== Segment start ==
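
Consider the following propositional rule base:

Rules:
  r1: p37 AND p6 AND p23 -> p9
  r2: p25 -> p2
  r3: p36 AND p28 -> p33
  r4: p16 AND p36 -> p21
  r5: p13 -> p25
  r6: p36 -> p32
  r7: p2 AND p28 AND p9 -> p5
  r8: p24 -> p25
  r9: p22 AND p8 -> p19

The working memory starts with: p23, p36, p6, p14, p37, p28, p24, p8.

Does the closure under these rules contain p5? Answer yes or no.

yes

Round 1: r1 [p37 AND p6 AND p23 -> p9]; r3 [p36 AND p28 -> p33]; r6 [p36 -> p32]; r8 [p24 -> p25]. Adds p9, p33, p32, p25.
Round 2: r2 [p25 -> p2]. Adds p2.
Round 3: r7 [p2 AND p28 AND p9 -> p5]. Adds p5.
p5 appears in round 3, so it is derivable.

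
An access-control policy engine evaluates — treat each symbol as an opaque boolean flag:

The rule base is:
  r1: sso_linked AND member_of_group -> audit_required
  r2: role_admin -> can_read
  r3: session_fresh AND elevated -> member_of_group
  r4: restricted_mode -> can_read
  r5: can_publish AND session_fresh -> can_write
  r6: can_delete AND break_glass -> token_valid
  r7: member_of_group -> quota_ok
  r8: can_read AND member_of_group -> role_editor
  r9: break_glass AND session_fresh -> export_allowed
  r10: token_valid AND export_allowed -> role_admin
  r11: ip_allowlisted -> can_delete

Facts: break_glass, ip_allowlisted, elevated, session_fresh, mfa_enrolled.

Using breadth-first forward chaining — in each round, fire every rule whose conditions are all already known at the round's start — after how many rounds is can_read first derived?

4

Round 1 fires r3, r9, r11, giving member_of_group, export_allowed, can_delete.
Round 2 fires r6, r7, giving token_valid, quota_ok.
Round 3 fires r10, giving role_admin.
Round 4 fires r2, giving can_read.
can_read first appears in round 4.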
== Segment end ==
# What you have to do
Return the entries above, every line intact.

# Task solution
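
Consider the following propositional rule base:

Rules:
  r1: p37 AND p6 AND p23 -> p9
  r2: p25 -> p2
  r3: p36 AND p28 -> p33
  r4: p16 AND p36 -> p21
  r5: p13 -> p25
  r6: p36 -> p32
  r7: p2 AND p28 AND p9 -> p5
  r8: p24 -> p25
  r9: p22 AND p8 -> p19

The working memory starts with: p23, p36, p6, p14, p37, p28, p24, p8.

Does the closure under these rules contain p5? Answer yes or no.

yes

Round 1: r1 [p37 AND p6 AND p23 -> p9]; r3 [p36 AND p28 -> p33]; r6 [p36 -> p32]; r8 [p24 -> p25]. Adds p9, p33, p32, p25.
Round 2: r2 [p25 -> p2]. Adds p2.
Round 3: r7 [p2 AND p28 AND p9 -> p5]. Adds p5.
p5 appears in round 3, so it is derivable.

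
An access-control policy engine evaluates — treat each symbol as an opaque boolean flag:

The rule base is:
  r1: sso_linked AND member_of_group -> audit_required
  r2: role_admin -> can_read
  r3: session_fresh AND elevated -> member_of_group
  r4: restricted_mode -> can_read
  r5: can_publish AND session_fresh -> can_write
  r6: can_delete AND break_glass -> token_valid
  r7: member_of_group -> quota_ok
  r8: can_read AND member_of_group -> role_editor
  r9: break_glass AND session_fresh -> export_allowed
  r10: token_valid AND export_allowed -> role_admin
  r11: ip_allowlisted -> can_delete

Facts: break_glass, ip_allowlisted, elevated, session_fresh, mfa_enrolled.

Using breadth-first forward chaining — in each round, fire every rule whose conditions are all already known at the round's start — after how many rounds is can_read first derived?

4

Round 1 fires r3, r9, r11, giving member_of_group, export_allowed, can_delete.
Round 2 fires r6, r7, giving token_valid, quota_ok.
Round 3 fires r10, giving role_admin.
Round 4 fires r2, giving can_read.
can_read first appears in round 4.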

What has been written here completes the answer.